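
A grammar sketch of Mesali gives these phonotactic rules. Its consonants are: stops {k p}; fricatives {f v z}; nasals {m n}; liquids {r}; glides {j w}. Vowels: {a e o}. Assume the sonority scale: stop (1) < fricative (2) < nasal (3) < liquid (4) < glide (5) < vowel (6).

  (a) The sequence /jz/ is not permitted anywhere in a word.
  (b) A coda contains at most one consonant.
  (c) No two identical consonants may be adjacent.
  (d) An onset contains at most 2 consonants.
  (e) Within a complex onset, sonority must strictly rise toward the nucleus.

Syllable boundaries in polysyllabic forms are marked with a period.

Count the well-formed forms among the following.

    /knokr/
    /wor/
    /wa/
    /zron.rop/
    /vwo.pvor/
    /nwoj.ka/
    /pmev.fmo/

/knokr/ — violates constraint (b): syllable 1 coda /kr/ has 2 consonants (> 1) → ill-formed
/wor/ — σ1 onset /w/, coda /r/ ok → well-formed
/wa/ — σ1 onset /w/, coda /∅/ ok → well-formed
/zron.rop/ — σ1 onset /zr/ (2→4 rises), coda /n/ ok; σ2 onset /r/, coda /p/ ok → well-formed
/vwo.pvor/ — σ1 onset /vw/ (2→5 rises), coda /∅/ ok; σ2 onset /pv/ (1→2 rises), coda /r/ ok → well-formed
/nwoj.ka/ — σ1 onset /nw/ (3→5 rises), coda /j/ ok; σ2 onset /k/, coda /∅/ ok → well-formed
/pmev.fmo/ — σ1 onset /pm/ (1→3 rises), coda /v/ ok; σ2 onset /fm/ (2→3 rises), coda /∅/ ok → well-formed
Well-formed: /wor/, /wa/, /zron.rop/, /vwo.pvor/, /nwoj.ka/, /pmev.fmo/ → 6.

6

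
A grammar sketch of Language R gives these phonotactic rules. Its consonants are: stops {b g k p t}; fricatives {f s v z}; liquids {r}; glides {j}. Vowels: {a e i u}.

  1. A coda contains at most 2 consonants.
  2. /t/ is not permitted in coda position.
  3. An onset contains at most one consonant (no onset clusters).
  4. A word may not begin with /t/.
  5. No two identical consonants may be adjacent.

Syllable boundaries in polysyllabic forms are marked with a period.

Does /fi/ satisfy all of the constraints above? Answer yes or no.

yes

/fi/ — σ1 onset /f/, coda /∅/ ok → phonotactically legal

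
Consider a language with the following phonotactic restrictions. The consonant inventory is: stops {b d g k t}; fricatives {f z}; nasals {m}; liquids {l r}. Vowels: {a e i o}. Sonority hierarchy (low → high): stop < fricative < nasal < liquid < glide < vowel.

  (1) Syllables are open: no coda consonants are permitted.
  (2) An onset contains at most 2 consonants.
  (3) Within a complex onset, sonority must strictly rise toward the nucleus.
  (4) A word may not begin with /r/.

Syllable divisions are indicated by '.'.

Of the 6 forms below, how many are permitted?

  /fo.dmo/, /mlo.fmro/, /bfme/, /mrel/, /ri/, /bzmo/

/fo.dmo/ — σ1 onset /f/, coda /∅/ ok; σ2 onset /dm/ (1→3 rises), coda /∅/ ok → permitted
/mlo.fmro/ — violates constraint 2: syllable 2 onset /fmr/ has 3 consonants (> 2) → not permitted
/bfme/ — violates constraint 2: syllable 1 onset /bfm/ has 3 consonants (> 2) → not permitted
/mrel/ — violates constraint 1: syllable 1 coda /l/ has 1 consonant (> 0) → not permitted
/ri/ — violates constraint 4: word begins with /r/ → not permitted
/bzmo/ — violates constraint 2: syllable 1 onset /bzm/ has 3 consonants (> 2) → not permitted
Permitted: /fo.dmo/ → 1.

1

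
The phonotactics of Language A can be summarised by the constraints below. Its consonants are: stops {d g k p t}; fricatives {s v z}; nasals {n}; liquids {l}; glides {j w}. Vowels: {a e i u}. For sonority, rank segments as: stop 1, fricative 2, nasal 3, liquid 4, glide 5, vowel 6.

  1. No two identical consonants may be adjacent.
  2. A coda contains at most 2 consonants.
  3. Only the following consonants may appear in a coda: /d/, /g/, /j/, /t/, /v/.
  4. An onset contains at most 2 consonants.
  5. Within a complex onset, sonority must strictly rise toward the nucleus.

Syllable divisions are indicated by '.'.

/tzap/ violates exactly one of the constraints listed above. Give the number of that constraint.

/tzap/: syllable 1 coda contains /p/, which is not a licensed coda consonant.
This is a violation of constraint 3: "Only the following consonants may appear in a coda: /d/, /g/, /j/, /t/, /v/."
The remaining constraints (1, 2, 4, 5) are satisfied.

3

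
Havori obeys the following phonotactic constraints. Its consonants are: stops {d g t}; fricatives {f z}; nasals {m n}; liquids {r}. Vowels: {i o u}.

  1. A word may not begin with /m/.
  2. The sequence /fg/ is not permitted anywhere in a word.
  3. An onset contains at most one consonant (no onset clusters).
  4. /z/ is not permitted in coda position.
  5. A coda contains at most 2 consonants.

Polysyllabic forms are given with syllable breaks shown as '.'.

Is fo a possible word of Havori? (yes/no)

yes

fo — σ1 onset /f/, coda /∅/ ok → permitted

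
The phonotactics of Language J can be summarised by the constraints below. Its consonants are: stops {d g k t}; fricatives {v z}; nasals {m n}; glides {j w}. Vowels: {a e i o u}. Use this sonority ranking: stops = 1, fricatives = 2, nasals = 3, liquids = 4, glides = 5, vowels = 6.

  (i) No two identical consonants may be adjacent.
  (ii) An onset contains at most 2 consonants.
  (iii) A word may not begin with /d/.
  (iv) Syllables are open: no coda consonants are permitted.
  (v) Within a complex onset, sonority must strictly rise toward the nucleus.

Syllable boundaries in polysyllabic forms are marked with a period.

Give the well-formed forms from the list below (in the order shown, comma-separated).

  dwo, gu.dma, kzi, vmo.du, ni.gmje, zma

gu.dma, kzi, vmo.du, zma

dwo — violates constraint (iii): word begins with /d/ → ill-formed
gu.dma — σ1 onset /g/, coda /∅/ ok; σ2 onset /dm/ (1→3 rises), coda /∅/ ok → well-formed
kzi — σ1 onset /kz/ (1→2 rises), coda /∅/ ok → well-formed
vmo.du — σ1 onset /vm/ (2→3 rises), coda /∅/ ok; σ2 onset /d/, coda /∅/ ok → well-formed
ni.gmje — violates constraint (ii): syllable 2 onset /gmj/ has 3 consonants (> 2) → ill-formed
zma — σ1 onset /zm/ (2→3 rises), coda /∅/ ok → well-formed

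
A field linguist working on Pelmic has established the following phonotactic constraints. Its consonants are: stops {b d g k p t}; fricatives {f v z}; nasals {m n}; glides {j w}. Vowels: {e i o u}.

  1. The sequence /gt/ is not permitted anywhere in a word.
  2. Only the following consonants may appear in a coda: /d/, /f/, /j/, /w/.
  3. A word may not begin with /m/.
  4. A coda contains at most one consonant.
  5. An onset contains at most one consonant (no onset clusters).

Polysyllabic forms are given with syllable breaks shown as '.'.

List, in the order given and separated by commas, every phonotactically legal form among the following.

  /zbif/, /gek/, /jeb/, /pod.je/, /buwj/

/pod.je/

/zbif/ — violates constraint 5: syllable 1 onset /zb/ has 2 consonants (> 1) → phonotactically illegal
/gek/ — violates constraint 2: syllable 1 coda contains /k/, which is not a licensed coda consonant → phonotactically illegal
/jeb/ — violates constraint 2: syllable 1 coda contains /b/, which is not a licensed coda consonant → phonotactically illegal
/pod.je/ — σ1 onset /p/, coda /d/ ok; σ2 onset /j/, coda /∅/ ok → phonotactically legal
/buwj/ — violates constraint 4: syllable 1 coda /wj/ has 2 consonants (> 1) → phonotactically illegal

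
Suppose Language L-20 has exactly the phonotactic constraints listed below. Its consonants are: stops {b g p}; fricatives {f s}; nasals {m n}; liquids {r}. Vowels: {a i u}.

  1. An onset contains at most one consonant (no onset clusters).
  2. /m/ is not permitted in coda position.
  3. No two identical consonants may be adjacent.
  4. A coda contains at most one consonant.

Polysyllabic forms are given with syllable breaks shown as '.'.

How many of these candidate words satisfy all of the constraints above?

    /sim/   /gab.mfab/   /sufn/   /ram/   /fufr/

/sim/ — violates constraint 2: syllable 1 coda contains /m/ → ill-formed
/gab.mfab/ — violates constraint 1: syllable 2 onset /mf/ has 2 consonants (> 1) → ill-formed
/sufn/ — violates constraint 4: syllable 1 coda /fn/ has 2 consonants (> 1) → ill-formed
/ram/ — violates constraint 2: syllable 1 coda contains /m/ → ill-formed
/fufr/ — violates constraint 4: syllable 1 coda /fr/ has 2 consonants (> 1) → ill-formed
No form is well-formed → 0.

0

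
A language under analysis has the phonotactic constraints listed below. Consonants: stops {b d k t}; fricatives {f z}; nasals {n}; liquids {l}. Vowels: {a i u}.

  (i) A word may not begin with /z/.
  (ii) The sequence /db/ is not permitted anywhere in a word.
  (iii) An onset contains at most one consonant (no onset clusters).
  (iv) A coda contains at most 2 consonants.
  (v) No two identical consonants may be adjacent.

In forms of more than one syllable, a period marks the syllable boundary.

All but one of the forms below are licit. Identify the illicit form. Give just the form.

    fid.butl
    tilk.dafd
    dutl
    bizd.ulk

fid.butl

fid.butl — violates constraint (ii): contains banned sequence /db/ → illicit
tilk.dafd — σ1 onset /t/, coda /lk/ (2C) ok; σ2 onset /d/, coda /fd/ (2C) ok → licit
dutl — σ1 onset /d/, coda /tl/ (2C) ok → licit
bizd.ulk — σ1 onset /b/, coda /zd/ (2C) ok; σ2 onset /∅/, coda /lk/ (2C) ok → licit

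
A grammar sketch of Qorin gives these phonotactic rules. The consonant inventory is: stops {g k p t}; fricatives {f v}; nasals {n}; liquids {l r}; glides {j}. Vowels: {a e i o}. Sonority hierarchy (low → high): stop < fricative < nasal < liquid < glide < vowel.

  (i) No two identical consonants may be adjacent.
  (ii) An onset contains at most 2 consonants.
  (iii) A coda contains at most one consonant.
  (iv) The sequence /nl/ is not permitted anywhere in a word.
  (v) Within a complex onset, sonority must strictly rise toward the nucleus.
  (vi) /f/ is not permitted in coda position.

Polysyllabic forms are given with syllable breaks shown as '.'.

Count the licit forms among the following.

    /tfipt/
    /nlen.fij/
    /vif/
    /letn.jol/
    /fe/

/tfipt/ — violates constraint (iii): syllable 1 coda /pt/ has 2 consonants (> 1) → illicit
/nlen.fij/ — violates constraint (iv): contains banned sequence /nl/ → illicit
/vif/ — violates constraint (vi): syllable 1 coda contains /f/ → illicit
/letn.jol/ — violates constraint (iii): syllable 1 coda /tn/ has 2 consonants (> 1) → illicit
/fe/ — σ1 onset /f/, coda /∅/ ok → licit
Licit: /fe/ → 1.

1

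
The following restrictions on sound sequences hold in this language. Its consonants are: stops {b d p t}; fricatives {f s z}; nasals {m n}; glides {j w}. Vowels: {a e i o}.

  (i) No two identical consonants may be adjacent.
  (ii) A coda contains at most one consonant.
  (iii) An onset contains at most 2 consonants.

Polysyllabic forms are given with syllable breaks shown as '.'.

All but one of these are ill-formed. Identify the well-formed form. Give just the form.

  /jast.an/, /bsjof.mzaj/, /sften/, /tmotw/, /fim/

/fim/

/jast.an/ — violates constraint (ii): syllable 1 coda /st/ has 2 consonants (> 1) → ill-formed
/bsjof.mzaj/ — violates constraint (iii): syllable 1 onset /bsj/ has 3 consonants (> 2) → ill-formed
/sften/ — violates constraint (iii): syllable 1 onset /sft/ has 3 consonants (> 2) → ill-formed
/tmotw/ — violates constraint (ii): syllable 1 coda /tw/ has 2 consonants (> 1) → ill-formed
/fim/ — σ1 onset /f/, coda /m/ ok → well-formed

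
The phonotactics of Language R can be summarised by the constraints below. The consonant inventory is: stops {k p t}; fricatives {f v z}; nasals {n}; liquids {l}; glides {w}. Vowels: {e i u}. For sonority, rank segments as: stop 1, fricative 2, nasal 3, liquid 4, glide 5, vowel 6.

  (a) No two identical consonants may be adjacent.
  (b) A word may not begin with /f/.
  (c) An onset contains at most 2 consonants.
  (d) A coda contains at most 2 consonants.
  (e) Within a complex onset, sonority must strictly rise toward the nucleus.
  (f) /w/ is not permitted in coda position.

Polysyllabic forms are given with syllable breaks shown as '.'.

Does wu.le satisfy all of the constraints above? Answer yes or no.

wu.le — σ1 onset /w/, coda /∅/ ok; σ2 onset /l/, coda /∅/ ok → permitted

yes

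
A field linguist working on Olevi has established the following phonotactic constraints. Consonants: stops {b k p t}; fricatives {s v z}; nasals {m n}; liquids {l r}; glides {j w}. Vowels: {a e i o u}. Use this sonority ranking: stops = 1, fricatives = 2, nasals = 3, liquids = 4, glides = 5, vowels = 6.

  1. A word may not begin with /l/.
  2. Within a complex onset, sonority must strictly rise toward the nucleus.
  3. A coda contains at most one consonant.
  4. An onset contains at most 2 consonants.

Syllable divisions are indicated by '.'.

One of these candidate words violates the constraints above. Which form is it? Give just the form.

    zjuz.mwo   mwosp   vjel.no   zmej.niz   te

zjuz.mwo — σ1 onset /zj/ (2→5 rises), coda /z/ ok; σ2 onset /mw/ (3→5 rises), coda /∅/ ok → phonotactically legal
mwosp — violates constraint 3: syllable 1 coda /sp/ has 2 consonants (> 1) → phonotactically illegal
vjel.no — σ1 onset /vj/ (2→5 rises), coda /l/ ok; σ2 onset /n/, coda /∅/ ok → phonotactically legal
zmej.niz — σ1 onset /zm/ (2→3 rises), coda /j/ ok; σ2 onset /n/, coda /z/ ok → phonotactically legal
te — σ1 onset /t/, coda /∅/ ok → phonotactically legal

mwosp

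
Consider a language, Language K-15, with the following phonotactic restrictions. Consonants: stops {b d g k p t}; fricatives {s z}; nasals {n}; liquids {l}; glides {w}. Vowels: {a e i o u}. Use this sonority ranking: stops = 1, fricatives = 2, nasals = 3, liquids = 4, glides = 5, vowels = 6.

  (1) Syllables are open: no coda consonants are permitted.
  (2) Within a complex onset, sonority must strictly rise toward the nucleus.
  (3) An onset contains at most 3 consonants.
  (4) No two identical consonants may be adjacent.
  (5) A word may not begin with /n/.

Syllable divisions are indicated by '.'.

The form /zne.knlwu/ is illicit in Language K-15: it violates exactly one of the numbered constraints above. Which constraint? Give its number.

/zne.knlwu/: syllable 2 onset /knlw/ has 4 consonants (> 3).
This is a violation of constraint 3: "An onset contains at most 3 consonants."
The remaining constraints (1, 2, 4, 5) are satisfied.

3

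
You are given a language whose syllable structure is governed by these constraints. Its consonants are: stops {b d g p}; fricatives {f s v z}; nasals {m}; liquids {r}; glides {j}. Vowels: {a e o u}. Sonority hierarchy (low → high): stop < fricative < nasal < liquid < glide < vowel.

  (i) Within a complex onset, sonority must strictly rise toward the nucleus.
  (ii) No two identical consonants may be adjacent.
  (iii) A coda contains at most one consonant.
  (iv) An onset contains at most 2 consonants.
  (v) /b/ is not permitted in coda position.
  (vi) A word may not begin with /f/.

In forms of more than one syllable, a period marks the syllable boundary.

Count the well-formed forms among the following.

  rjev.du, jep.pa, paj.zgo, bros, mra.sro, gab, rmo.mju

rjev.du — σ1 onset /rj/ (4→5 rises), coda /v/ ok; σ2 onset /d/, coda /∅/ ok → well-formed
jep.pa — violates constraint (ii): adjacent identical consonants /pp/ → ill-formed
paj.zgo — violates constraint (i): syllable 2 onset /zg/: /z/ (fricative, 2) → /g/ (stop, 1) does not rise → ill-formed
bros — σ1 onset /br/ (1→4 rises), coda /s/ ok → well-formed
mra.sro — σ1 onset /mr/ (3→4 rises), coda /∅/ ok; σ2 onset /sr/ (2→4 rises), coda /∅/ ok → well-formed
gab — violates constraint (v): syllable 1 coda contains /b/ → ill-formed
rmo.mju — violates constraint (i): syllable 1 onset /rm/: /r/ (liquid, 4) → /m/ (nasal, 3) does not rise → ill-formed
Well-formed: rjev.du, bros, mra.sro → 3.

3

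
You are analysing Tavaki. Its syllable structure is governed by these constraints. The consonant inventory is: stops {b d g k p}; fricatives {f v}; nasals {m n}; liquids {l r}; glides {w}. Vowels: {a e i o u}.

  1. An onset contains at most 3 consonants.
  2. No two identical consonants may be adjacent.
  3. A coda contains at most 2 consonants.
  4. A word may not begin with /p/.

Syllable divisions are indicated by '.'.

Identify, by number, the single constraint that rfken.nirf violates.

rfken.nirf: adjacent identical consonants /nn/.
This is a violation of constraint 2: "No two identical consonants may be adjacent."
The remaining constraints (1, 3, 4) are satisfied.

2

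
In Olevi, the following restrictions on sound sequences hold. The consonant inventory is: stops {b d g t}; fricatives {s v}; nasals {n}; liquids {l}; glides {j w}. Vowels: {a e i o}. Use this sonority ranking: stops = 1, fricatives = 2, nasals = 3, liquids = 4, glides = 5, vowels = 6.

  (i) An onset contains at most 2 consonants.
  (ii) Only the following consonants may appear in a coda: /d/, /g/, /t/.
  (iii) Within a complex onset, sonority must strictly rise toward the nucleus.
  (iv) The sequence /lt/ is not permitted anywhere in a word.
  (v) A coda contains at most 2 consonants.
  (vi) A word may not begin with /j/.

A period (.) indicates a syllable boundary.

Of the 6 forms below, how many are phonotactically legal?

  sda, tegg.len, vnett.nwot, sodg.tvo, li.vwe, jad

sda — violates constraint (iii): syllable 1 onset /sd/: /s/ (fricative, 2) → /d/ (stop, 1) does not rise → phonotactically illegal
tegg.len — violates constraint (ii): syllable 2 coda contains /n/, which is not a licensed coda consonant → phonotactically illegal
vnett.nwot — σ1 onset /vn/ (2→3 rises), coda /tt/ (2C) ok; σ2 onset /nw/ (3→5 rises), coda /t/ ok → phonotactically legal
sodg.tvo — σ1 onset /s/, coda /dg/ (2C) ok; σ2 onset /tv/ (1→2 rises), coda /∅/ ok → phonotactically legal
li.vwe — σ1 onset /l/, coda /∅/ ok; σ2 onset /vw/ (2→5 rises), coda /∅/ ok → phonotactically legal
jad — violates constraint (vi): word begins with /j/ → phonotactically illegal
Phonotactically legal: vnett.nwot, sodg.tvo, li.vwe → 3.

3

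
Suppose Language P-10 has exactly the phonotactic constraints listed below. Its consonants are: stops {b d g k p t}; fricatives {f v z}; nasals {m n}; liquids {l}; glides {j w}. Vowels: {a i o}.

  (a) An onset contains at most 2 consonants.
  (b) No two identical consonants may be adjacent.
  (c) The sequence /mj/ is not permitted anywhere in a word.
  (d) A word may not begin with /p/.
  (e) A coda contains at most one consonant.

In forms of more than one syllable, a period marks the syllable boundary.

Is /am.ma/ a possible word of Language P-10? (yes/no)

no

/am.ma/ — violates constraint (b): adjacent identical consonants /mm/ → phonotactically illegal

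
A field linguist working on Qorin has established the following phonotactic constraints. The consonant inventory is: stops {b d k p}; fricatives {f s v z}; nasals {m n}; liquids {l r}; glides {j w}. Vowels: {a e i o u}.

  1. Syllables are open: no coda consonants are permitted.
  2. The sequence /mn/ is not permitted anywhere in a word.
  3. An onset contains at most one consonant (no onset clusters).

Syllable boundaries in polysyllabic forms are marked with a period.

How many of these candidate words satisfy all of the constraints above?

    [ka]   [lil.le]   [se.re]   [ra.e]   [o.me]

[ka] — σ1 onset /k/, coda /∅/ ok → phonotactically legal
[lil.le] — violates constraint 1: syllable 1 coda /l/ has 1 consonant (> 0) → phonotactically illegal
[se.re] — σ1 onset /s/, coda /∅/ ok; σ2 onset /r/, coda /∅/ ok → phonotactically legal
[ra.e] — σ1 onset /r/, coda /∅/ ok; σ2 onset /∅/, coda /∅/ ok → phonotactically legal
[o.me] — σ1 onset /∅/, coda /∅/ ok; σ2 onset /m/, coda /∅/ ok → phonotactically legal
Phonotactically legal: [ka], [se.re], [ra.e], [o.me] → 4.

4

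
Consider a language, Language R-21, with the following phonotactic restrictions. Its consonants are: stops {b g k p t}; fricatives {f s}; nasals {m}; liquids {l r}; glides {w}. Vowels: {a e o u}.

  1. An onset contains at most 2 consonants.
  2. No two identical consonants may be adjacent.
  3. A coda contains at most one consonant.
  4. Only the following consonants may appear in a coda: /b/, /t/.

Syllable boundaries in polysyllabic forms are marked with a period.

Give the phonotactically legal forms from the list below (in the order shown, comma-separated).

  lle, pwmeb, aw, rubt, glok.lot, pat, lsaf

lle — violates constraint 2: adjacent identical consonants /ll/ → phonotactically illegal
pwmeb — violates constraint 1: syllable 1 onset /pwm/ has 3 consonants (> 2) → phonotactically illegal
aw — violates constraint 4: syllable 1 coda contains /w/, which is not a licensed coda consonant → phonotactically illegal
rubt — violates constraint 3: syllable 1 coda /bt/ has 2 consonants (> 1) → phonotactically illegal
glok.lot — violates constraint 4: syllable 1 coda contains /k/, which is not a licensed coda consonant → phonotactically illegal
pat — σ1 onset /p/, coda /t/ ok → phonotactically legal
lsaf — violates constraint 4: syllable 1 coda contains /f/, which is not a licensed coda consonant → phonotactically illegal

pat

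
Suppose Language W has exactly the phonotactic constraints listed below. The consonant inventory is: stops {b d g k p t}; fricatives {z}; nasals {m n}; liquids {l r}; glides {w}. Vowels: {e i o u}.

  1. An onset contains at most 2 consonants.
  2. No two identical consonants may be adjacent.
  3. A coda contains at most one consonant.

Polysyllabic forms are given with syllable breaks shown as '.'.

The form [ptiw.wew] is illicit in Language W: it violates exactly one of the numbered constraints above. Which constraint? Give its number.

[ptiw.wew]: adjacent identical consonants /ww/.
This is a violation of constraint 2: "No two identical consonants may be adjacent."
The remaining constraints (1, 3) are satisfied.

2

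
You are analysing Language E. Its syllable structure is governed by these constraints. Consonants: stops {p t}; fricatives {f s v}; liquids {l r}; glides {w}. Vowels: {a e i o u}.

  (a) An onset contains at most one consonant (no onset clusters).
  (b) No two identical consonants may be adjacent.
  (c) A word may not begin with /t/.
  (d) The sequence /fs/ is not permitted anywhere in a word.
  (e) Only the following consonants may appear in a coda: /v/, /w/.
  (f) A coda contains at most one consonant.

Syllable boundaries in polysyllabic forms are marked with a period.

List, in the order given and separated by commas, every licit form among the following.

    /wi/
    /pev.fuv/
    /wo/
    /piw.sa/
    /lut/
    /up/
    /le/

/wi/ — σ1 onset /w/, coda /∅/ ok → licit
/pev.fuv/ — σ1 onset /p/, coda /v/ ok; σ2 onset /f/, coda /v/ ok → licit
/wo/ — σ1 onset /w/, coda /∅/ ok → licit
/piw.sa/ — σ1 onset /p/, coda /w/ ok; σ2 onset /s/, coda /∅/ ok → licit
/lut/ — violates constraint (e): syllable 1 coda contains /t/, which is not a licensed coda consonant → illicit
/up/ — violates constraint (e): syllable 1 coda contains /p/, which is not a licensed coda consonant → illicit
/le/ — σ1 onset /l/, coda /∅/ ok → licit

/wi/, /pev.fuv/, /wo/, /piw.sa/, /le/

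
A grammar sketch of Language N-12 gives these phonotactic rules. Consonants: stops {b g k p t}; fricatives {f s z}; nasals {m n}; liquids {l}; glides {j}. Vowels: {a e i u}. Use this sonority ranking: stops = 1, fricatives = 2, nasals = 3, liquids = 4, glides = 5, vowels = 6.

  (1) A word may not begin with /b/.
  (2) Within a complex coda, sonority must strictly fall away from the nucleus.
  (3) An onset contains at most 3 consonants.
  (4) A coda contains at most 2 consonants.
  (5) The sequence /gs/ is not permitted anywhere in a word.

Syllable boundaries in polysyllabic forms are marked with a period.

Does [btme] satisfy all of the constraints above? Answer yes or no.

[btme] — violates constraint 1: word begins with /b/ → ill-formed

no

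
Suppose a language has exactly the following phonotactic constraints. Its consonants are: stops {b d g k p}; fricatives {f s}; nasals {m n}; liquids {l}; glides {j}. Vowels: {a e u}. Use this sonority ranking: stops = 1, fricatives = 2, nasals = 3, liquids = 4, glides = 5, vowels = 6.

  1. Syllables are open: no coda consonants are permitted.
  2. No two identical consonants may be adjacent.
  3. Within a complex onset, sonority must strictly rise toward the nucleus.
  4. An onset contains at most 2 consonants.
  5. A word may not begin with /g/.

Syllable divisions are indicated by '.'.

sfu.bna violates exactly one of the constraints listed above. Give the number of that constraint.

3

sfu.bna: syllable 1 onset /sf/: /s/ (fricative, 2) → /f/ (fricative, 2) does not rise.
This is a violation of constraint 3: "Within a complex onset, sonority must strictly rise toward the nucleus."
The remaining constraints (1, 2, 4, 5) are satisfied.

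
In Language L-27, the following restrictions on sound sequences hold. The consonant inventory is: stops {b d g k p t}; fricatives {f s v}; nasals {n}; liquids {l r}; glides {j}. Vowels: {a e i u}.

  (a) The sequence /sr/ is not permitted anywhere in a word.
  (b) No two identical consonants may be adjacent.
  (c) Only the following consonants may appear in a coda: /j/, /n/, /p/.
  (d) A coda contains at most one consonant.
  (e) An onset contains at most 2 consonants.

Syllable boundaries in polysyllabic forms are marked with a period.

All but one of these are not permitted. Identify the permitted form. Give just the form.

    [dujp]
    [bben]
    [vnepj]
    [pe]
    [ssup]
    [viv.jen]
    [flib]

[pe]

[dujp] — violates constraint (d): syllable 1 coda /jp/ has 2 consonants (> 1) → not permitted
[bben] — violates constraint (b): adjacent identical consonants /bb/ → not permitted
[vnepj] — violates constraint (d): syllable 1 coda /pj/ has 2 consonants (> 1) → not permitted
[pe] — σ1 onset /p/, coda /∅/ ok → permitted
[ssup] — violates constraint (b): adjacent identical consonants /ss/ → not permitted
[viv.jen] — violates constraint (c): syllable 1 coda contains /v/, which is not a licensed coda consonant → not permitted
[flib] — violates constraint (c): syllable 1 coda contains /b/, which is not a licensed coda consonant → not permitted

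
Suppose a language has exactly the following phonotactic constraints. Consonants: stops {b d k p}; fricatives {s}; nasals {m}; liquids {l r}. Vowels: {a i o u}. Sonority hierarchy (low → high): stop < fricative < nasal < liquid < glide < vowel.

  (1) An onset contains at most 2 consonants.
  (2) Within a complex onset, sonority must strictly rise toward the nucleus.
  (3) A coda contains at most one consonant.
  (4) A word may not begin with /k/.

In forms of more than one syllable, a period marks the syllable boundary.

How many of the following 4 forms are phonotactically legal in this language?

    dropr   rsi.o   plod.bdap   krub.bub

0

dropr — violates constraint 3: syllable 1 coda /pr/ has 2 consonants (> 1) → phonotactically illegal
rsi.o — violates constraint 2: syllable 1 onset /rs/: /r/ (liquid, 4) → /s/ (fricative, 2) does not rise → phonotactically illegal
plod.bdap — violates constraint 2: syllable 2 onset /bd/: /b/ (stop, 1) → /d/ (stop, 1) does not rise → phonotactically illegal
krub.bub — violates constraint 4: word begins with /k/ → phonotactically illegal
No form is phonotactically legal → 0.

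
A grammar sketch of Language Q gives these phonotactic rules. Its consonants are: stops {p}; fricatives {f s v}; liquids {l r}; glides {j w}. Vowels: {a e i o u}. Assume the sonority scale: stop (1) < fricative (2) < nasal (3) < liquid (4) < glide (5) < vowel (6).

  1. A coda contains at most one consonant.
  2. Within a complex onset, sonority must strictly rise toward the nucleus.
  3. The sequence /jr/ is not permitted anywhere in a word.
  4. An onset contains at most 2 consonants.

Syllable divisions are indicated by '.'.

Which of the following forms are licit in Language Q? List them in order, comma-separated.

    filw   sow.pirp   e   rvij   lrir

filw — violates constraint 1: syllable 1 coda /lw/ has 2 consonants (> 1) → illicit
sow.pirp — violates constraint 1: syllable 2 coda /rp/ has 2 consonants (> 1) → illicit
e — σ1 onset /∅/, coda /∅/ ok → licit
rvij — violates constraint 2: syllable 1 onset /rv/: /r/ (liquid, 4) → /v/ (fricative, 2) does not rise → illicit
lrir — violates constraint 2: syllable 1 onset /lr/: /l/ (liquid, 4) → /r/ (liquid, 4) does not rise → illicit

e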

⁂

→ **Activity**: Take the lines above from the one containing "A language under" to the one containing "(v) No two identical" and retype them exactly, both ends included, with nothing added.

→ **Exercise answer**:
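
A language under analysis has the phonotactic constraints listed below. Consonants: stops {b d k t}; fricatives {f z}; nasals {n}; liquids {l}. Vowels: {a i u}.

  (i) A word may not begin with /z/.
  (ii) The sequence /db/ is not permitted anywhere in a word.
  (iii) An onset contains at most one consonant (no onset clusters).
  (iv) A coda contains at most 2 consonants.
  (v) No two identical consonants may be adjacent.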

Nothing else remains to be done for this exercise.